§ Materials provided:

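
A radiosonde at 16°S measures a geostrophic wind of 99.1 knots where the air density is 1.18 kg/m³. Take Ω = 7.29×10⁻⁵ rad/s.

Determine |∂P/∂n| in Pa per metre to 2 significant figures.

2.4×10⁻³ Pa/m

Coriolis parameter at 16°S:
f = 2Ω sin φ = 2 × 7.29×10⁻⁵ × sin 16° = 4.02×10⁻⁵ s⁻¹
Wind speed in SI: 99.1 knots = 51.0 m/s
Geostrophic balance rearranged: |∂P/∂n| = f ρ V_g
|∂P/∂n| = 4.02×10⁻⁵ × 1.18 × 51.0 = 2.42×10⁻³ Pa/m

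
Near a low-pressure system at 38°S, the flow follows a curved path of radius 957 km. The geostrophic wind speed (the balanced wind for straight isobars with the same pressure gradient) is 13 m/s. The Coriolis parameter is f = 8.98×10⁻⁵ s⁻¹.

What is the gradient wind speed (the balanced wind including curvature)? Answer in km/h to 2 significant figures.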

--

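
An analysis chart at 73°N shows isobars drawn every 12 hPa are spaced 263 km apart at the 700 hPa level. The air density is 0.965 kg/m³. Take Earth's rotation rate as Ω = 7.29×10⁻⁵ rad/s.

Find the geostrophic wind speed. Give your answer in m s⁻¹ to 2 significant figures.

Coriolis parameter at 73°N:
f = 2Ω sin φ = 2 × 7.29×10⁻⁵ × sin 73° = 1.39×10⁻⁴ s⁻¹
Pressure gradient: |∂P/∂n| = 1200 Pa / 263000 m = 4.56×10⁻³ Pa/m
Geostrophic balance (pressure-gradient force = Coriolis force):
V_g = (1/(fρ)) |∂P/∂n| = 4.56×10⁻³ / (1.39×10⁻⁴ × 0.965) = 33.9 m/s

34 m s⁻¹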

==

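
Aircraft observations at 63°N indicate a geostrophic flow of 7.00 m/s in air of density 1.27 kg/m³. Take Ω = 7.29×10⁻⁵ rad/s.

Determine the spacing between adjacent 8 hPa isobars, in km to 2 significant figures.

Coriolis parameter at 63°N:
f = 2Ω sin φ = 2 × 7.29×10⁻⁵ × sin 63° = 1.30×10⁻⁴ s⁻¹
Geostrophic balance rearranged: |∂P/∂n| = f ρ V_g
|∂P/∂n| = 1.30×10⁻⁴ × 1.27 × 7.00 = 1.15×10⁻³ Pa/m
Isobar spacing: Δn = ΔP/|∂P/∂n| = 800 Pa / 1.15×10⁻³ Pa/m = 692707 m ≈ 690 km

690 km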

§ Task directions: Of all the entries above, repeat only the lines from the line that has "A radiosonde at" to the line that has "What is the", both lines included, exactly.

§ Your response:
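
A radiosonde at 16°S measures a geostrophic wind of 99.1 knots where the air density is 1.18 kg/m³. Take Ω = 7.29×10⁻⁵ rad/s.

Determine |∂P/∂n| in Pa per metre to 2 significant figures.

2.4×10⁻³ Pa/m

Coriolis parameter at 16°S:
f = 2Ω sin φ = 2 × 7.29×10⁻⁵ × sin 16° = 4.02×10⁻⁵ s⁻¹
Wind speed in SI: 99.1 knots = 51.0 m/s
Geostrophic balance rearranged: |∂P/∂n| = f ρ V_g
|∂P/∂n| = 4.02×10⁻⁵ × 1.18 × 51.0 = 2.42×10⁻³ Pa/m

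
Near a low-pressure system at 38°S, the flow follows a curved path of radius 957 km. The geostrophic wind speed (the balanced wind for straight isobars with the same pressure gradient) is 13 m/s. The Coriolis parameter is f = 8.98×10⁻⁵ s⁻¹.

What is the gradient wind speed (the balanced wind including curvature)? Answer in km/h to 2 significant figures.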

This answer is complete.